### Aim of the task
The data below calls for an exact copy.

### Information given

■ ■ ■

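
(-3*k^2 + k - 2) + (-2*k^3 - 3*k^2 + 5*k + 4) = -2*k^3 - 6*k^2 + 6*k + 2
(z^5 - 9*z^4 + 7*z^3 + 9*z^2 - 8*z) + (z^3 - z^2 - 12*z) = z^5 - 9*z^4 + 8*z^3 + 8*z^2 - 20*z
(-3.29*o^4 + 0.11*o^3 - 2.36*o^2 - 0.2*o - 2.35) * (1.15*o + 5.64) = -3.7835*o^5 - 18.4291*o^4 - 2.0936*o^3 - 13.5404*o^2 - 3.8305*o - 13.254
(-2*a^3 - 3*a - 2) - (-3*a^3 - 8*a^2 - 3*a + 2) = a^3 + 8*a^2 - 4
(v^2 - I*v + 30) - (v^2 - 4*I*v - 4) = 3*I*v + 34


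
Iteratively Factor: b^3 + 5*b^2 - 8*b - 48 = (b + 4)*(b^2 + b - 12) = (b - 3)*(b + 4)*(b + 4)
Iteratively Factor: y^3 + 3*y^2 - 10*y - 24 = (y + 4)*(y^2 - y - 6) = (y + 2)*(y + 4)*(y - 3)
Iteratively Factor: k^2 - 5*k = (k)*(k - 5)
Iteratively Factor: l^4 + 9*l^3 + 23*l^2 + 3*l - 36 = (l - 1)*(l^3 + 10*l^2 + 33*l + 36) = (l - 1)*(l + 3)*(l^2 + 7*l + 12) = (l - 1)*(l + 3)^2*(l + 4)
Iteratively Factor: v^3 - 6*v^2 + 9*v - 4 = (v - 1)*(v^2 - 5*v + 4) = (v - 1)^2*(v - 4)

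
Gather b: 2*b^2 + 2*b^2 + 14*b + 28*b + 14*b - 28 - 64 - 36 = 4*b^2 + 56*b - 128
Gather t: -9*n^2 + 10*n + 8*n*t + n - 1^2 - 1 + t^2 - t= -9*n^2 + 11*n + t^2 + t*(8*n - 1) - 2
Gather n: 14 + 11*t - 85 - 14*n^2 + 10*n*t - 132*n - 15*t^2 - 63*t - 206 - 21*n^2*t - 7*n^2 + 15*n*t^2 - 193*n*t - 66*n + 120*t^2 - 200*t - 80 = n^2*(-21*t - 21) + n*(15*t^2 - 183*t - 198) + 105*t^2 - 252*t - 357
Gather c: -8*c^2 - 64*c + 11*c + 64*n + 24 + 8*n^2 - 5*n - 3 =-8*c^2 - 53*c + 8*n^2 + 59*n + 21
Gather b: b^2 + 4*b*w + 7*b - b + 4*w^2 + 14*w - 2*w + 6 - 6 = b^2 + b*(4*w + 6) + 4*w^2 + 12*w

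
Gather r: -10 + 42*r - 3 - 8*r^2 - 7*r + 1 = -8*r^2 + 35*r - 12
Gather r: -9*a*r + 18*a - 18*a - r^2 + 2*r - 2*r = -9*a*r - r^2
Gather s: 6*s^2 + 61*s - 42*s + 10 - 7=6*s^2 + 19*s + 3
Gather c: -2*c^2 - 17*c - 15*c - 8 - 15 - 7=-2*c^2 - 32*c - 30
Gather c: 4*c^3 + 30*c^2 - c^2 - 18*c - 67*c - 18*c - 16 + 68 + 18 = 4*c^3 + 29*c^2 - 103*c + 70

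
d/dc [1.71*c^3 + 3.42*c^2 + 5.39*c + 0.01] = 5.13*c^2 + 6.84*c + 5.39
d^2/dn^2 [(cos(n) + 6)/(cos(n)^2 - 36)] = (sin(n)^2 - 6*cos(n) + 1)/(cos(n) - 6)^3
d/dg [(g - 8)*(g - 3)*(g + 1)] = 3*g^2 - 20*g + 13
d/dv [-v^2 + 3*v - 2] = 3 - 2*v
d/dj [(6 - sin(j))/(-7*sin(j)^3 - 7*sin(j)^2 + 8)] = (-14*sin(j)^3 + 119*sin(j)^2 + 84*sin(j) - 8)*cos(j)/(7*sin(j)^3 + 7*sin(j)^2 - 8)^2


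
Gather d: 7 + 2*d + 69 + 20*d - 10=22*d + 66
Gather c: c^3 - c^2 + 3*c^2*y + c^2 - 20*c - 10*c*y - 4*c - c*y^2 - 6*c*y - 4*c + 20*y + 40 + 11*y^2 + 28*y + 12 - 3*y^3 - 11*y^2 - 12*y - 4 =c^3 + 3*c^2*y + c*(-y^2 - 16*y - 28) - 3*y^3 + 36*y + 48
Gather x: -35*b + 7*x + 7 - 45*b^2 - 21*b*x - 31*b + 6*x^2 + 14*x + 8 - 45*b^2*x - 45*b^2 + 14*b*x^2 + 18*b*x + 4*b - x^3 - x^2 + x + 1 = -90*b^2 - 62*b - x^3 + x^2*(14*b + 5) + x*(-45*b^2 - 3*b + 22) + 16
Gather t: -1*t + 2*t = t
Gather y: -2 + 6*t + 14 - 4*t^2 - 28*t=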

■ ■ ■

### Your solution
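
(-3*k^2 + k - 2) + (-2*k^3 - 3*k^2 + 5*k + 4) = -2*k^3 - 6*k^2 + 6*k + 2
(z^5 - 9*z^4 + 7*z^3 + 9*z^2 - 8*z) + (z^3 - z^2 - 12*z) = z^5 - 9*z^4 + 8*z^3 + 8*z^2 - 20*z
(-3.29*o^4 + 0.11*o^3 - 2.36*o^2 - 0.2*o - 2.35) * (1.15*o + 5.64) = -3.7835*o^5 - 18.4291*o^4 - 2.0936*o^3 - 13.5404*o^2 - 3.8305*o - 13.254
(-2*a^3 - 3*a - 2) - (-3*a^3 - 8*a^2 - 3*a + 2) = a^3 + 8*a^2 - 4
(v^2 - I*v + 30) - (v^2 - 4*I*v - 4) = 3*I*v + 34


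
Iteratively Factor: b^3 + 5*b^2 - 8*b - 48 = (b + 4)*(b^2 + b - 12) = (b - 3)*(b + 4)*(b + 4)
Iteratively Factor: y^3 + 3*y^2 - 10*y - 24 = (y + 4)*(y^2 - y - 6) = (y + 2)*(y + 4)*(y - 3)
Iteratively Factor: k^2 - 5*k = (k)*(k - 5)
Iteratively Factor: l^4 + 9*l^3 + 23*l^2 + 3*l - 36 = (l - 1)*(l^3 + 10*l^2 + 33*l + 36) = (l - 1)*(l + 3)*(l^2 + 7*l + 12) = (l - 1)*(l + 3)^2*(l + 4)
Iteratively Factor: v^3 - 6*v^2 + 9*v - 4 = (v - 1)*(v^2 - 5*v + 4) = (v - 1)^2*(v - 4)

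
Gather b: 2*b^2 + 2*b^2 + 14*b + 28*b + 14*b - 28 - 64 - 36 = 4*b^2 + 56*b - 128
Gather t: -9*n^2 + 10*n + 8*n*t + n - 1^2 - 1 + t^2 - t= -9*n^2 + 11*n + t^2 + t*(8*n - 1) - 2
Gather n: 14 + 11*t - 85 - 14*n^2 + 10*n*t - 132*n - 15*t^2 - 63*t - 206 - 21*n^2*t - 7*n^2 + 15*n*t^2 - 193*n*t - 66*n + 120*t^2 - 200*t - 80 = n^2*(-21*t - 21) + n*(15*t^2 - 183*t - 198) + 105*t^2 - 252*t - 357
Gather c: -8*c^2 - 64*c + 11*c + 64*n + 24 + 8*n^2 - 5*n - 3 =-8*c^2 - 53*c + 8*n^2 + 59*n + 21
Gather b: b^2 + 4*b*w + 7*b - b + 4*w^2 + 14*w - 2*w + 6 - 6 = b^2 + b*(4*w + 6) + 4*w^2 + 12*w

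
Gather r: -10 + 42*r - 3 - 8*r^2 - 7*r + 1 = -8*r^2 + 35*r - 12
Gather r: -9*a*r + 18*a - 18*a - r^2 + 2*r - 2*r = -9*a*r - r^2
Gather s: 6*s^2 + 61*s - 42*s + 10 - 7=6*s^2 + 19*s + 3
Gather c: -2*c^2 - 17*c - 15*c - 8 - 15 - 7=-2*c^2 - 32*c - 30
Gather c: 4*c^3 + 30*c^2 - c^2 - 18*c - 67*c - 18*c - 16 + 68 + 18 = 4*c^3 + 29*c^2 - 103*c + 70

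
d/dc [1.71*c^3 + 3.42*c^2 + 5.39*c + 0.01] = 5.13*c^2 + 6.84*c + 5.39
d^2/dn^2 [(cos(n) + 6)/(cos(n)^2 - 36)] = (sin(n)^2 - 6*cos(n) + 1)/(cos(n) - 6)^3
d/dg [(g - 8)*(g - 3)*(g + 1)] = 3*g^2 - 20*g + 13
d/dv [-v^2 + 3*v - 2] = 3 - 2*v
d/dj [(6 - sin(j))/(-7*sin(j)^3 - 7*sin(j)^2 + 8)] = (-14*sin(j)^3 + 119*sin(j)^2 + 84*sin(j) - 8)*cos(j)/(7*sin(j)^3 + 7*sin(j)^2 - 8)^2


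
Gather d: 7 + 2*d + 69 + 20*d - 10=22*d + 66
Gather c: c^3 - c^2 + 3*c^2*y + c^2 - 20*c - 10*c*y - 4*c - c*y^2 - 6*c*y - 4*c + 20*y + 40 + 11*y^2 + 28*y + 12 - 3*y^3 - 11*y^2 - 12*y - 4 =c^3 + 3*c^2*y + c*(-y^2 - 16*y - 28) - 3*y^3 + 36*y + 48
Gather x: -35*b + 7*x + 7 - 45*b^2 - 21*b*x - 31*b + 6*x^2 + 14*x + 8 - 45*b^2*x - 45*b^2 + 14*b*x^2 + 18*b*x + 4*b - x^3 - x^2 + x + 1 = -90*b^2 - 62*b - x^3 + x^2*(14*b + 5) + x*(-45*b^2 - 3*b + 22) + 16
Gather t: -1*t + 2*t = t
Gather y: -2 + 6*t + 14 - 4*t^2 - 28*t=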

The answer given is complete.